= GIVEN RECORDS =
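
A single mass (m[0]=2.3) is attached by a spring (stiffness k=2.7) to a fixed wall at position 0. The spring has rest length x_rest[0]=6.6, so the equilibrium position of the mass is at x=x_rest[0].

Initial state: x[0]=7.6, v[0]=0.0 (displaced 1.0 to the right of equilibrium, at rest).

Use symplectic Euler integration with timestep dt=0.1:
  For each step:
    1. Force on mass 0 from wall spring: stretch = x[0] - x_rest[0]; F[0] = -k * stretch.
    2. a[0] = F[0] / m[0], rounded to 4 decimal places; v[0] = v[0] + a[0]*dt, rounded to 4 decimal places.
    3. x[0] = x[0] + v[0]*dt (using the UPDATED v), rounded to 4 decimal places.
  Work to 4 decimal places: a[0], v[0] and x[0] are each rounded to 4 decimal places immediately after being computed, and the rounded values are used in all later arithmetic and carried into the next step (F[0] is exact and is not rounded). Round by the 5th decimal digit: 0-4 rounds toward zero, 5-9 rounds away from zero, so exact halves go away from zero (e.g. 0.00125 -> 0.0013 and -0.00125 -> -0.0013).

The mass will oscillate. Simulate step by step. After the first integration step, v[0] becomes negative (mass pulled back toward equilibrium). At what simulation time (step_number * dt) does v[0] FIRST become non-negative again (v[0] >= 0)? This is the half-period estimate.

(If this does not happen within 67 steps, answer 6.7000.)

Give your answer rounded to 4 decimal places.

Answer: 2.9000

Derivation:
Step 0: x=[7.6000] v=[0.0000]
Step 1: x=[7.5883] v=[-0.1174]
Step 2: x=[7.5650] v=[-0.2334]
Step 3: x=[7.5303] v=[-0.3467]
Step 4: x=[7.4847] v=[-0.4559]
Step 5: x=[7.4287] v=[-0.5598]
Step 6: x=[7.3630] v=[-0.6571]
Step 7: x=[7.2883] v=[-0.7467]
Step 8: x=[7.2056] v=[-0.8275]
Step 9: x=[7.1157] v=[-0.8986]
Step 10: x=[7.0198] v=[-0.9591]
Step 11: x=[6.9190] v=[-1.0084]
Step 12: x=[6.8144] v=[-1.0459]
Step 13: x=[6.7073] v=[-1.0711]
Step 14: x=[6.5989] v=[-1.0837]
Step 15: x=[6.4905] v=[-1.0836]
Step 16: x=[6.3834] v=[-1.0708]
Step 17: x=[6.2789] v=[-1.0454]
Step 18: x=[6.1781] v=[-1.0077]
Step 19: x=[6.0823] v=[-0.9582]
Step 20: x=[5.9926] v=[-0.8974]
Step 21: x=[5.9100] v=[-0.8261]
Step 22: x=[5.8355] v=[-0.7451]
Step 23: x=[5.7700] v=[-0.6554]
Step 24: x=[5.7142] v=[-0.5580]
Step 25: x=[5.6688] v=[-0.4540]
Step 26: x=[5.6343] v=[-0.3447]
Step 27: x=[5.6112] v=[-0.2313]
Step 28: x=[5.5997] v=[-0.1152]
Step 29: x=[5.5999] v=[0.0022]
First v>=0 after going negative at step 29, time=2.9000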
...
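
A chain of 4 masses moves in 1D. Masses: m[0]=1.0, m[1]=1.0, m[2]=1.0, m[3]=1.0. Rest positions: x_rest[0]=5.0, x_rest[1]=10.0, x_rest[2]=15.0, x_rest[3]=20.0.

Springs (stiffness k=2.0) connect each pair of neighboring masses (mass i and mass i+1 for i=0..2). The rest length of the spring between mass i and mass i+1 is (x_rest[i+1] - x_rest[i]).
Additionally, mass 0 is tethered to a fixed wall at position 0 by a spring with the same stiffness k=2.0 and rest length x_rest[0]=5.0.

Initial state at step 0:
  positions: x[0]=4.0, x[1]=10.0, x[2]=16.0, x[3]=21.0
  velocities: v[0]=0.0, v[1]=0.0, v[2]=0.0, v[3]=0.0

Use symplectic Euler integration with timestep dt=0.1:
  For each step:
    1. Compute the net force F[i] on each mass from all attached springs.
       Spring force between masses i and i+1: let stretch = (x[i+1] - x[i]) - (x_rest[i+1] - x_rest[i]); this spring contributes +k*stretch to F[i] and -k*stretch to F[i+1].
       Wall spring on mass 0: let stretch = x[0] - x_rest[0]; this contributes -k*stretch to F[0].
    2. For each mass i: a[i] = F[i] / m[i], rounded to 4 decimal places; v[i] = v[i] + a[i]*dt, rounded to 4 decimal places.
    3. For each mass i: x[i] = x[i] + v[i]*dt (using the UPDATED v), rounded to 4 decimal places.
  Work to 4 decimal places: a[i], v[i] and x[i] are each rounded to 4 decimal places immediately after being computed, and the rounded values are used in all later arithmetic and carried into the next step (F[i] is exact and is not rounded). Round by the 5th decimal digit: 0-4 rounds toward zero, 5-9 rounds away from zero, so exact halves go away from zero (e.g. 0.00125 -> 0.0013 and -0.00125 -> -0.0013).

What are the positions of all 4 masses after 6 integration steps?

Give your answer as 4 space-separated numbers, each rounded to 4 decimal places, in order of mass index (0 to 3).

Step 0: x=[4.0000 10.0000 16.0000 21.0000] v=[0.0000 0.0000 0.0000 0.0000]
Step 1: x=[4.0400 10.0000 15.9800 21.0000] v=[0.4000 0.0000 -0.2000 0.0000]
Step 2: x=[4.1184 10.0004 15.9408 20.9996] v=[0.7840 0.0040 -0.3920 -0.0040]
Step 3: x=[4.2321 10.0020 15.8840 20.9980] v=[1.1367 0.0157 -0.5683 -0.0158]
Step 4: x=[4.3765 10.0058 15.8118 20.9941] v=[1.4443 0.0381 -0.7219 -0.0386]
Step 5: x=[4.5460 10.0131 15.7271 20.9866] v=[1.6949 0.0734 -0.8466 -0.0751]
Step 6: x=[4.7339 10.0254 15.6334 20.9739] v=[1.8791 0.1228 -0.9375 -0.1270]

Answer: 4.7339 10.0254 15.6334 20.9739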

= TASK DESCRIPTION =
Give back, word for word, only the lines above from the line holding "Springs (stiffness k=2.0)" to the line holding "2. For each", both included.

= REPLY =
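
Springs (stiffness k=2.0) connect each pair of neighboring masses (mass i and mass i+1 for i=0..2). The rest length of the spring between mass i and mass i+1 is (x_rest[i+1] - x_rest[i]).
Additionally, mass 0 is tethered to a fixed wall at position 0 by a spring with the same stiffness k=2.0 and rest length x_rest[0]=5.0.

Initial state at step 0:
  positions: x[0]=4.0, x[1]=10.0, x[2]=16.0, x[3]=21.0
  velocities: v[0]=0.0, v[1]=0.0, v[2]=0.0, v[3]=0.0

Use symplectic Euler integration with timestep dt=0.1:
  For each step:
    1. Compute the net force F[i] on each mass from all attached springs.
       Spring force between masses i and i+1: let stretch = (x[i+1] - x[i]) - (x_rest[i+1] - x_rest[i]); this spring contributes +k*stretch to F[i] and -k*stretch to F[i+1].
       Wall spring on mass 0: let stretch = x[0] - x_rest[0]; this contributes -k*stretch to F[0].
    2. For each mass i: a[i] = F[i] / m[i], rounded to 4 decimal places; v[i] = v[i] + a[i]*dt, rounded to 4 decimal places.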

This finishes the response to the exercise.